Records from a collection
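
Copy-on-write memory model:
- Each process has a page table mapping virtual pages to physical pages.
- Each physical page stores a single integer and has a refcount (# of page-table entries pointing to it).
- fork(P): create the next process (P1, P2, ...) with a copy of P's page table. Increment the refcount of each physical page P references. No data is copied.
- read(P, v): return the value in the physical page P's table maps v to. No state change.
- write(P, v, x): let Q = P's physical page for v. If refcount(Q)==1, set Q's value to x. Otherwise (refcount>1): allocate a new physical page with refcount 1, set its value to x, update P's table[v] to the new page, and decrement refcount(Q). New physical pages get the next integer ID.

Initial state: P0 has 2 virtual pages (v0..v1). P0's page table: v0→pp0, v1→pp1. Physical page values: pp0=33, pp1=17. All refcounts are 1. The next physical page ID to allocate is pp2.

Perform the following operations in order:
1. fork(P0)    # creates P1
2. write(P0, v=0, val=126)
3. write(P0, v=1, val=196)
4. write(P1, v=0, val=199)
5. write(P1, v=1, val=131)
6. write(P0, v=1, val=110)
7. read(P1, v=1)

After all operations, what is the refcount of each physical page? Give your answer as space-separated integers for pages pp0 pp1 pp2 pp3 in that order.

Answer: 1 1 1 1

Derivation:
Op 1: fork(P0) -> P1. 2 ppages; refcounts: pp0:2 pp1:2
Op 2: write(P0, v0, 126). refcount(pp0)=2>1 -> COPY to pp2. 3 ppages; refcounts: pp0:1 pp1:2 pp2:1
Op 3: write(P0, v1, 196). refcount(pp1)=2>1 -> COPY to pp3. 4 ppages; refcounts: pp0:1 pp1:1 pp2:1 pp3:1
Op 4: write(P1, v0, 199). refcount(pp0)=1 -> write in place. 4 ppages; refcounts: pp0:1 pp1:1 pp2:1 pp3:1
Op 5: write(P1, v1, 131). refcount(pp1)=1 -> write in place. 4 ppages; refcounts: pp0:1 pp1:1 pp2:1 pp3:1
Op 6: write(P0, v1, 110). refcount(pp3)=1 -> write in place. 4 ppages; refcounts: pp0:1 pp1:1 pp2:1 pp3:1
Op 7: read(P1, v1) -> 131. No state change.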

• Task item: Return, from the data, each line where the string "virtual" occurs.

• Solution for this problem:
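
- Each process has a page table mapping virtual pages to physical pages.
Initial state: P0 has 2 virtual pages (v0..v1). P0's page table: v0→pp0, v1→pp1. Physical page values: pp0=33, pp1=17. All refcounts are 1. The next physical page ID to allocate is pp2.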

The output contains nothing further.